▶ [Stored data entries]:
----
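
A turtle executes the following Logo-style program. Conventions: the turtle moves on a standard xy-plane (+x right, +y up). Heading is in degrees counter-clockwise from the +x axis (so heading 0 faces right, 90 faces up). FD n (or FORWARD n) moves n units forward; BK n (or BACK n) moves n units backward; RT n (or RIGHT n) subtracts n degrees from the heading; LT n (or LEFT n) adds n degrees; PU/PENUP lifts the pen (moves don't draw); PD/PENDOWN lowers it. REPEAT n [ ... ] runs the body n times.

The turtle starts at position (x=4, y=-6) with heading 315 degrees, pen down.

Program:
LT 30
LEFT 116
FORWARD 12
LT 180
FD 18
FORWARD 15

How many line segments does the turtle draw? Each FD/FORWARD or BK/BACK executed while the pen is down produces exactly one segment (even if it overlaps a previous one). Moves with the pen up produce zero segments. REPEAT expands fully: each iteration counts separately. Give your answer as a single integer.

Answer: 3

Derivation:
Executing turtle program step by step:
Start: pos=(4,-6), heading=315, pen down
LT 30: heading 315 -> 345
LT 116: heading 345 -> 101
FD 12: (4,-6) -> (1.71,5.78) [heading=101, draw]
LT 180: heading 101 -> 281
FD 18: (1.71,5.78) -> (5.145,-11.89) [heading=281, draw]
FD 15: (5.145,-11.89) -> (8.007,-26.614) [heading=281, draw]
Final: pos=(8.007,-26.614), heading=281, 3 segment(s) drawn
Segments drawn: 3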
----
▶ [Task objective]: Every line above that contains the word "LEFT" should be reported.

▶ [Completed exercise]:
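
A turtle executes the following Logo-style program. Conventions: the turtle moves on a standard xy-plane (+x right, +y up). Heading is in degrees counter-clockwise from the +x axis (so heading 0 faces right, 90 faces up). FD n (or FORWARD n) moves n units forward; BK n (or BACK n) moves n units backward; RT n (or RIGHT n) subtracts n degrees from the heading; LT n (or LEFT n) adds n degrees; PU/PENUP lifts the pen (moves don't draw); PD/PENDOWN lowers it. REPEAT n [ ... ] runs the body n times.
LEFT 116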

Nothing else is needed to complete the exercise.